[Required action]: The full set of entries below must be returned exactly as shown.

[Supplied material]:
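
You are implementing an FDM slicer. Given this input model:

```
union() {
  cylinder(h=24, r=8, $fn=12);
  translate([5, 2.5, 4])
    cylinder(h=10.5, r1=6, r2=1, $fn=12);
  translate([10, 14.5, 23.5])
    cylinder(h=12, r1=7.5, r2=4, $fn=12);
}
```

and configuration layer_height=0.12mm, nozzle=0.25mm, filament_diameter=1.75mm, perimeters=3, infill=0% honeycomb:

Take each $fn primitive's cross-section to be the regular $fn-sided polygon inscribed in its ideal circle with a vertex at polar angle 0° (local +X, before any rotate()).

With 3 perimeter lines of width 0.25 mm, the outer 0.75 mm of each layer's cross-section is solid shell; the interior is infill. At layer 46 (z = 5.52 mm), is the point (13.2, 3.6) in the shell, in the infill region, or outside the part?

outside

At z = 5.52 mm: the r=8 cylinder contributes a regular 12-gon of circumradius 8; the cone at (5, 2.5): at t=0.145 of its height the radius interpolates to r₁+(r₂−r₁)t = 5.276, giving a regular 12-gon of that circumradius; the cone at (10, 14.5) does not reach this height (z outside [23.5, 35.5]); Taking the union: the regions partially overlap (shared area 58.51 mm²), so overlapping operands fuse into one piece — 1 connected region. Overall, the cross-section is a single solid region. The nearest boundary edge runs (9.57, 5.14)→(10.28, 2.50); distance from the point to it = 3.11 mm. The point is not inside any of the regions above, so it lies outside the cross-section (3.11 mm from the nearest boundary).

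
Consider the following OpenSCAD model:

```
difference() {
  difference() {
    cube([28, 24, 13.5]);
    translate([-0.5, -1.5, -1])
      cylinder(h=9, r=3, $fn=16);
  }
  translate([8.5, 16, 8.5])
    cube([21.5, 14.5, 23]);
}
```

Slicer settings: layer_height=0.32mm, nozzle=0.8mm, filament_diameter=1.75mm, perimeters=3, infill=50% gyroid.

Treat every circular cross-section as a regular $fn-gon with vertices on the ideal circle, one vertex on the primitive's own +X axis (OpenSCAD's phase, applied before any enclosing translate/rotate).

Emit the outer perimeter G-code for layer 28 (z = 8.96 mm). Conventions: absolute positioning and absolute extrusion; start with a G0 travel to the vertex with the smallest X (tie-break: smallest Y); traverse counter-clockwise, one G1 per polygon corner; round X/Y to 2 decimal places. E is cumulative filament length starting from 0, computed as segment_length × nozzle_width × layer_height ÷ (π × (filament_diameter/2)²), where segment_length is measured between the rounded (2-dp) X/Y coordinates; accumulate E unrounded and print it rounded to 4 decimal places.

At z = 8.96 mm: the cube (footprint 28×24) is included at this height; the cylinder at (-0.5, -1.5) is not intersected at this z (z outside [-1, 8]); Taking the first minus the rest: none of the subtracted shapes is present at this height, so the 28×24 cube is unchanged — 1 connected region; the cube at (8.5, 16) (footprint 21.5×14.5) is included at this height; Subtracting the remaining from the first: starting from that combined region, the 21.5×14.5 cube at (8.5, 16) partially overlaps it — only the 156.00 mm² overlap (of its 311.75 mm²) is removed, clipping the outline — 1 connected region. The outline is a single polygon with 6 vertices. Extrusion per mm of travel: 0.8 × 0.32 / (π × 0.875²) = 0.106432. Accumulating E over each segment gives final E = 11.0690.

G0 X0.00 Y0.00 Z8.96
G1 X28.00 Y0.00 E2.9801
G1 X28.00 Y16.00 E4.6830
G1 X8.50 Y16.00 E6.7585
G1 X8.50 Y24.00 E7.6099
G1 X0.00 Y24.00 E8.5146
G1 X0.00 Y0.00 E11.0690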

[Exercise output]:
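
You are implementing an FDM slicer. Given this input model:

```
union() {
  cylinder(h=24, r=8, $fn=12);
  translate([5, 2.5, 4])
    cylinder(h=10.5, r1=6, r2=1, $fn=12);
  translate([10, 14.5, 23.5])
    cylinder(h=12, r1=7.5, r2=4, $fn=12);
}
```

and configuration layer_height=0.12mm, nozzle=0.25mm, filament_diameter=1.75mm, perimeters=3, infill=0% honeycomb:

Take each $fn primitive's cross-section to be the regular $fn-sided polygon inscribed in its ideal circle with a vertex at polar angle 0° (local +X, before any rotate()).

With 3 perimeter lines of width 0.25 mm, the outer 0.75 mm of each layer's cross-section is solid shell; the interior is infill. At layer 46 (z = 5.52 mm), is the point (13.2, 3.6) in the shell, in the infill region, or outside the part?

outside

At z = 5.52 mm: the r=8 cylinder contributes a regular 12-gon of circumradius 8; the cone at (5, 2.5): at t=0.145 of its height the radius interpolates to r₁+(r₂−r₁)t = 5.276, giving a regular 12-gon of that circumradius; the cone at (10, 14.5) does not reach this height (z outside [23.5, 35.5]); Taking the union: the regions partially overlap (shared area 58.51 mm²), so overlapping operands fuse into one piece — 1 connected region. Overall, the cross-section is a single solid region. The nearest boundary edge runs (9.57, 5.14)→(10.28, 2.50); distance from the point to it = 3.11 mm. The point is not inside any of the regions above, so it lies outside the cross-section (3.11 mm from the nearest boundary).

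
Consider the following OpenSCAD model:

```
difference() {
  difference() {
    cube([28, 24, 13.5]);
    translate([-0.5, -1.5, -1])
      cylinder(h=9, r=3, $fn=16);
  }
  translate([8.5, 16, 8.5])
    cube([21.5, 14.5, 23]);
}
```

Slicer settings: layer_height=0.32mm, nozzle=0.8mm, filament_diameter=1.75mm, perimeters=3, infill=50% gyroid.

Treat every circular cross-section as a regular $fn-gon with vertices on the ideal circle, one vertex on the primitive's own +X axis (OpenSCAD's phase, applied before any enclosing translate/rotate).

Emit the outer perimeter G-code for layer 28 (z = 8.96 mm). Conventions: absolute positioning and absolute extrusion; start with a G0 travel to the vertex with the smallest X (tie-break: smallest Y); traverse counter-clockwise, one G1 per polygon corner; round X/Y to 2 decimal places. E is cumulative filament length starting from 0, computed as segment_length × nozzle_width × layer_height ÷ (π × (filament_diameter/2)²), where segment_length is measured between the rounded (2-dp) X/Y coordinates; accumulate E unrounded and print it rounded to 4 decimal places.

At z = 8.96 mm: the cube (footprint 28×24) is included at this height; the cylinder at (-0.5, -1.5) is not intersected at this z (z outside [-1, 8]); Taking the first minus the rest: none of the subtracted shapes is present at this height, so the 28×24 cube is unchanged — 1 connected region; the cube at (8.5, 16) (footprint 21.5×14.5) is included at this height; Subtracting the remaining from the first: starting from that combined region, the 21.5×14.5 cube at (8.5, 16) partially overlaps it — only the 156.00 mm² overlap (of its 311.75 mm²) is removed, clipping the outline — 1 connected region. The outline is a single polygon with 6 vertices. Extrusion per mm of travel: 0.8 × 0.32 / (π × 0.875²) = 0.106432. Accumulating E over each segment gives final E = 11.0690.

G0 X0.00 Y0.00 Z8.96
G1 X28.00 Y0.00 E2.9801
G1 X28.00 Y16.00 E4.6830
G1 X8.50 Y16.00 E6.7585
G1 X8.50 Y24.00 E7.6099
G1 X0.00 Y24.00 E8.5146
G1 X0.00 Y0.00 E11.0690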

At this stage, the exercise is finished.